DATA TO PROCESS -
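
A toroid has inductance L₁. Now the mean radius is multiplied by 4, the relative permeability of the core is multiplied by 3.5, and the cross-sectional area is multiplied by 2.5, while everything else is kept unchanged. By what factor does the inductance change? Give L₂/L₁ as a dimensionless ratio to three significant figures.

L₂/L₁ = 2.19

For a toroid, L ∝ μᵣN²A/R.
L₂/L₁ = (4)^-1 × (3.5) × (2.5) = 2.19.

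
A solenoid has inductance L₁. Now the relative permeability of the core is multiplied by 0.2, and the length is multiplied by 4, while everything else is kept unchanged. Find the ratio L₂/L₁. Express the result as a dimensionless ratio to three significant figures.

For a solenoid, L ∝ μᵣN²A/ℓ.
L₂/L₁ = (0.2) × (4)^-1 = 0.0500.

L₂/L₁ = 0.0500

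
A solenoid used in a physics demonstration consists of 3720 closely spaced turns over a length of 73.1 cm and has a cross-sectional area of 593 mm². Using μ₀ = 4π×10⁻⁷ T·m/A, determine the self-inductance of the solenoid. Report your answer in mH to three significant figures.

L ≈ 14.1 mH

A = 593 mm² = 5.930×10^-4 m².
For a long solenoid, L = μ₀N²A/ℓ.
L = (4π×10⁻⁷)(3720)²(5.930×10^-4)/(0.731 m) = 1.411×10^-2 H.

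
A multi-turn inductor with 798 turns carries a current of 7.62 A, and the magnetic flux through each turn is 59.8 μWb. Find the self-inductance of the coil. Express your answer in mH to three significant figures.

L ≈ 6.26 mH

Self-inductance is defined by L = NΦ_B/I (flux linkage over current).
L = (798)(5.980×10^-5 Wb)/(7.62 A) = 6.263×10^-3 H.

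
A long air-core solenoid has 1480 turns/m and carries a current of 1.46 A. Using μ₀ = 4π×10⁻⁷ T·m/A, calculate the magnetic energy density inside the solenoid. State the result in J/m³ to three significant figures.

B = μ₀nI = (4π×10⁻⁷)(1.480×10^3)(1.46) = 2.715×10^-3 T.
u = B²/(2μ₀) = (2.715×10^-3)²/(2×4π×10⁻⁷) = 2.934 J/m³.

u ≈ 2.93 J/m³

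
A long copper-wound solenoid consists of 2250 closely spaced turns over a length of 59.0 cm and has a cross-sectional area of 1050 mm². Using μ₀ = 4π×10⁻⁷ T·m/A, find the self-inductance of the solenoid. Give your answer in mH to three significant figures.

A = 1050 mm² = 1.050×10^-3 m².
For a long solenoid, L = μ₀N²A/ℓ.
L = (4π×10⁻⁷)(2250)²(1.050×10^-3)/(0.59 m) = 1.132×10^-2 H.

L ≈ 11.3 mH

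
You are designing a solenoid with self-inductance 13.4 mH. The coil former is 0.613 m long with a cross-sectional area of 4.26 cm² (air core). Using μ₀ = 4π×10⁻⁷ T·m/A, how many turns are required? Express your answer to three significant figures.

N ≈ 3920 turns

A = 4.26 cm² = 4.260×10^-4 m².
From L = μ₀N²A/ℓ, N = √(Lℓ / (μ₀A)).
N = √[(1.340×10^-2)(0.613) / ((4π×10⁻⁷)×4.260×10^-4)] = √(1.534×10^7) ≈ 3917.2.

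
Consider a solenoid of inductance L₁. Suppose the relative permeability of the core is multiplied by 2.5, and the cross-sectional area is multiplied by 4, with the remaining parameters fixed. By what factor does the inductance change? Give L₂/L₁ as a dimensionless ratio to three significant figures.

L₂/L₁ = 10.0

For a solenoid, L ∝ μᵣN²A/ℓ.
L₂/L₁ = (2.5) × (4) = 10.0.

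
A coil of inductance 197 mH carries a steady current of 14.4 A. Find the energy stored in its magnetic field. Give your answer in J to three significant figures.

U ≈ 20.4 J

Stored magnetic energy: U = ½LI².
U = ½(0.197 H)(14.4 A)² = 20.42 J.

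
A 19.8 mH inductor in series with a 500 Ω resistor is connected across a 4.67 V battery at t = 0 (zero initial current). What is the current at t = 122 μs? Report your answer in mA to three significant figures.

τ = L/R = 1.980×10^-2/500 = 3.960×10^-5 s; final current I_∞ = ε/R = 4.67/500 = 9.340×10^-3 A.
I(t) = I_∞(1 − e^(−t/τ)) with t/τ = 3.081.
I = (9.340×10^-3)(1 − e^(−3.081)) = 8.911×10^-3 A.

I ≈ 8.91 mA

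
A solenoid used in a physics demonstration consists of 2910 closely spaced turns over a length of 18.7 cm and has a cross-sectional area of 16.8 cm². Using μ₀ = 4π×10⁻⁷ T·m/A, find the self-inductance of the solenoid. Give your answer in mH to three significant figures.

A = 16.8 cm² = 1.680×10^-3 m².
For a long solenoid, L = μ₀N²A/ℓ.
L = (4π×10⁻⁷)(2910)²(1.680×10^-3)/(0.187 m) = 9.560×10^-2 H.

L ≈ 95.6 mH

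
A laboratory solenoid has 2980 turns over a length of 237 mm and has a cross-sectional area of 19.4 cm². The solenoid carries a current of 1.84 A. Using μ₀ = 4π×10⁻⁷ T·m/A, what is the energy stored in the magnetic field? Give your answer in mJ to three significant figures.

U ≈ 155 mJ

A = 19.4 cm² = 1.940×10^-3 m².
L = μ₀N²A/ℓ = (4π×10⁻⁷)(2980)²(1.940×10^-3)/(0.237) = 9.1347×10^-2 H.
U = ½LI² = ½(9.1347×10^-2)(1.84)² = 0.1546 J.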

THE PROBLEM - Write all the entries out again exactly as they are.

RESPONSE FOR THIS EXERCISE -
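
A toroid has inductance L₁. Now the mean radius is multiplied by 4, the relative permeability of the core is multiplied by 3.5, and the cross-sectional area is multiplied by 2.5, while everything else is kept unchanged. By what factor does the inductance change? Give L₂/L₁ as a dimensionless ratio to three significant figures.

L₂/L₁ = 2.19

For a toroid, L ∝ μᵣN²A/R.
L₂/L₁ = (4)^-1 × (3.5) × (2.5) = 2.19.

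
A solenoid has inductance L₁. Now the relative permeability of the core is multiplied by 0.2, and the length is multiplied by 4, while everything else is kept unchanged. Find the ratio L₂/L₁. Express the result as a dimensionless ratio to three significant figures.

For a solenoid, L ∝ μᵣN²A/ℓ.
L₂/L₁ = (0.2) × (4)^-1 = 0.0500.

L₂/L₁ = 0.0500

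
A solenoid used in a physics demonstration consists of 3720 closely spaced turns over a length of 73.1 cm and has a cross-sectional area of 593 mm². Using μ₀ = 4π×10⁻⁷ T·m/A, determine the self-inductance of the solenoid. Report your answer in mH to three significant figures.

L ≈ 14.1 mH

A = 593 mm² = 5.930×10^-4 m².
For a long solenoid, L = μ₀N²A/ℓ.
L = (4π×10⁻⁷)(3720)²(5.930×10^-4)/(0.731 m) = 1.411×10^-2 H.

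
A multi-turn inductor with 798 turns carries a current of 7.62 A, and the magnetic flux through each turn is 59.8 μWb. Find the self-inductance of the coil. Express your answer in mH to three significant figures.

L ≈ 6.26 mH

Self-inductance is defined by L = NΦ_B/I (flux linkage over current).
L = (798)(5.980×10^-5 Wb)/(7.62 A) = 6.263×10^-3 H.

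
A long air-core solenoid has 1480 turns/m and carries a current of 1.46 A. Using μ₀ = 4π×10⁻⁷ T·m/A, calculate the magnetic energy density inside the solenoid. State the result in J/m³ to three significant figures.

B = μ₀nI = (4π×10⁻⁷)(1.480×10^3)(1.46) = 2.715×10^-3 T.
u = B²/(2μ₀) = (2.715×10^-3)²/(2×4π×10⁻⁷) = 2.934 J/m³.

u ≈ 2.93 J/m³

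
A long copper-wound solenoid consists of 2250 closely spaced turns over a length of 59.0 cm and has a cross-sectional area of 1050 mm². Using μ₀ = 4π×10⁻⁷ T·m/A, find the self-inductance of the solenoid. Give your answer in mH to three significant figures.

A = 1050 mm² = 1.050×10^-3 m².
For a long solenoid, L = μ₀N²A/ℓ.
L = (4π×10⁻⁷)(2250)²(1.050×10^-3)/(0.59 m) = 1.132×10^-2 H.

L ≈ 11.3 mH

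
You are designing a solenoid with self-inductance 13.4 mH. The coil former is 0.613 m long with a cross-sectional area of 4.26 cm² (air core). Using μ₀ = 4π×10⁻⁷ T·m/A, how many turns are required? Express your answer to three significant figures.

N ≈ 3920 turns

A = 4.26 cm² = 4.260×10^-4 m².
From L = μ₀N²A/ℓ, N = √(Lℓ / (μ₀A)).
N = √[(1.340×10^-2)(0.613) / ((4π×10⁻⁷)×4.260×10^-4)] = √(1.534×10^7) ≈ 3917.2.

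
Consider a solenoid of inductance L₁. Suppose the relative permeability of the core is multiplied by 2.5, and the cross-sectional area is multiplied by 4, with the remaining parameters fixed. By what factor does the inductance change? Give L₂/L₁ as a dimensionless ratio to three significant figures.

L₂/L₁ = 10.0

For a solenoid, L ∝ μᵣN²A/ℓ.
L₂/L₁ = (2.5) × (4) = 10.0.

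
A coil of inductance 197 mH carries a steady current of 14.4 A. Find the energy stored in its magnetic field. Give your answer in J to three significant figures.

U ≈ 20.4 J

Stored magnetic energy: U = ½LI².
U = ½(0.197 H)(14.4 A)² = 20.42 J.

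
A 19.8 mH inductor in series with a 500 Ω resistor is connected across a 4.67 V battery at t = 0 (zero initial current). What is the current at t = 122 μs? Report your answer in mA to three significant figures.

τ = L/R = 1.980×10^-2/500 = 3.960×10^-5 s; final current I_∞ = ε/R = 4.67/500 = 9.340×10^-3 A.
I(t) = I_∞(1 − e^(−t/τ)) with t/τ = 3.081.
I = (9.340×10^-3)(1 − e^(−3.081)) = 8.911×10^-3 A.

I ≈ 8.91 mA

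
A solenoid used in a physics demonstration consists of 2910 closely spaced turns over a length of 18.7 cm and has a cross-sectional area of 16.8 cm². Using μ₀ = 4π×10⁻⁷ T·m/A, find the self-inductance of the solenoid. Give your answer in mH to three significant figures.

A = 16.8 cm² = 1.680×10^-3 m².
For a long solenoid, L = μ₀N²A/ℓ.
L = (4π×10⁻⁷)(2910)²(1.680×10^-3)/(0.187 m) = 9.560×10^-2 H.

L ≈ 95.6 mH

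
A laboratory solenoid has 2980 turns over a length of 237 mm and has a cross-sectional area of 19.4 cm². The solenoid carries a current of 1.84 A. Using μ₀ = 4π×10⁻⁷ T·m/A, what is the energy stored in the magnetic field? Give your answer in mJ to three significant figures.

U ≈ 155 mJ

A = 19.4 cm² = 1.940×10^-3 m².
L = μ₀N²A/ℓ = (4π×10⁻⁷)(2980)²(1.940×10^-3)/(0.237) = 9.1347×10^-2 H.
U = ½LI² = ½(9.1347×10^-2)(1.84)² = 0.1546 J.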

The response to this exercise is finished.